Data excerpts
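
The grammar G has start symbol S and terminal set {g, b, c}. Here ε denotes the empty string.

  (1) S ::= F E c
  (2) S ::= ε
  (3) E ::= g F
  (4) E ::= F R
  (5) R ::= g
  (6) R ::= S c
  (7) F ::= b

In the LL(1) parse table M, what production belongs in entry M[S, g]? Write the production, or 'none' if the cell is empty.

none

FIRST(F): from F::=b we get {b}. So FIRST(F) = {b}.
FIRST(S): from S::=F E c we get {b}; from S::=ε we get {ε}. So FIRST(S) = {ε, b}.
FIRST(E): from E::=g F we get {g}; from E::=F R we get {b}. So FIRST(E) = {b, g}.
FIRST(R): from R::=g we get {g}; from R::=S c we get {b, c}. So FIRST(R) = {b, c, g}.
FOLLOW(S) includes $ since S is the start symbol.
FOLLOW(S): in R::=S c, S is followed by c with FIRST {c}. Thus FOLLOW(S) = {$, c}.
For S ::= F E c: FIRST(F E c) = {b}, so it goes in M[S, t] for t ∈ {b}.
For S ::= ε: FIRST(ε) = {ε}, so it goes in M[S, t] for t ∈ {}; since ε ∈ FIRST, also for every t ∈ FOLLOW(S) = {$, c}.
None of these place a production in M[S, g].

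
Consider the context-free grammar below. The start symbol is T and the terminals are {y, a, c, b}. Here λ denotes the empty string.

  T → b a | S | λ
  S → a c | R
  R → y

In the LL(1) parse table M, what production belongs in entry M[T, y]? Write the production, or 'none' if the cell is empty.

T → S

FIRST(R) = {y}
FIRST(S) = {a, y}  (via R)
FIRST(T) = {λ, a, b, y}  (via S)
FOLLOW(T) includes $ since T is the start symbol.
FOLLOW(T): T appears on no right-hand side. Thus FOLLOW(T) = {$}.
For T → b a: FIRST(b a) = {b}, so it goes in M[T, t] for t ∈ {b}.
For T → S: FIRST(S) = {a, y}, so it goes in M[T, t] for t ∈ {a, y}.
For T → λ: FIRST(λ) = {λ}, so it goes in M[T, t] for t ∈ {}; since λ ∈ FIRST, also for every t ∈ FOLLOW(T) = {$}.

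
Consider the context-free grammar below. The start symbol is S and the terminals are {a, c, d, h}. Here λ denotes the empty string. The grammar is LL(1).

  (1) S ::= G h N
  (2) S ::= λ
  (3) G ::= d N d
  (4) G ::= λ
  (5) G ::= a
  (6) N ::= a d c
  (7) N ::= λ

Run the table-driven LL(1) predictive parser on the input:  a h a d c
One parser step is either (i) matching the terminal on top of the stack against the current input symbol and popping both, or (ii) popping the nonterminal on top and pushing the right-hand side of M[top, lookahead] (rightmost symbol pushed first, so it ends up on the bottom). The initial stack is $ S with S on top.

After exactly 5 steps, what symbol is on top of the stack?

step 1: stack=$ S  input=a h a d c $  — expand S ::= G h N
step 2: stack=$ N h G  input=a h a d c $  — expand G ::= a
step 3: stack=$ N h a  input=a h a d c $  — match a
step 4: stack=$ N h  input=h a d c $  — match h
step 5: stack=$ N  input=a d c $  — expand N ::= a d c
Stack after step 5: $ c d a (top = a).

a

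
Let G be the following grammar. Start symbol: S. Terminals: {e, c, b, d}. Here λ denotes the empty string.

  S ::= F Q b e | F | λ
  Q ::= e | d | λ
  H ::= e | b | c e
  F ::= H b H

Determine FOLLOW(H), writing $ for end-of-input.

{$, b, d, e}

FIRST(Q) = {λ, d, e}
FIRST(H) = {b, c, e}
FIRST(F) = {b, c, e}  (via H b H)
FIRST(S) = {λ, b, c, e}  (via F Q b e, F)
FOLLOW(S) includes $ since S is the start symbol.
FOLLOW(S): S appears on no right-hand side. Thus FOLLOW(S) = {$}.
FOLLOW(Q): in S::=F Q b e, Q is followed by b e with FIRST {b}. Thus FOLLOW(Q) = {b}.
FOLLOW(F): in S::=F Q b e, F is followed by Q b e with FIRST {b, d, e}; in S::=F, the suffix after F is empty, so FOLLOW(F) ⊇ FOLLOW(S) = {$}. Thus FOLLOW(F) = {$, b, d, e}.
FOLLOW(H): in F::=H b H (occurrence 1), H is followed by b H with FIRST {b}; in F::=H b H (occurrence 2), the suffix after H is empty, so FOLLOW(H) ⊇ FOLLOW(F) = {$, b, d, e}. Thus FOLLOW(H) = {$, b, d, e}.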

About this exercise: Please give, as a single number with nothing added, the count of lines in the records that contain the word "string".

Written reply: 4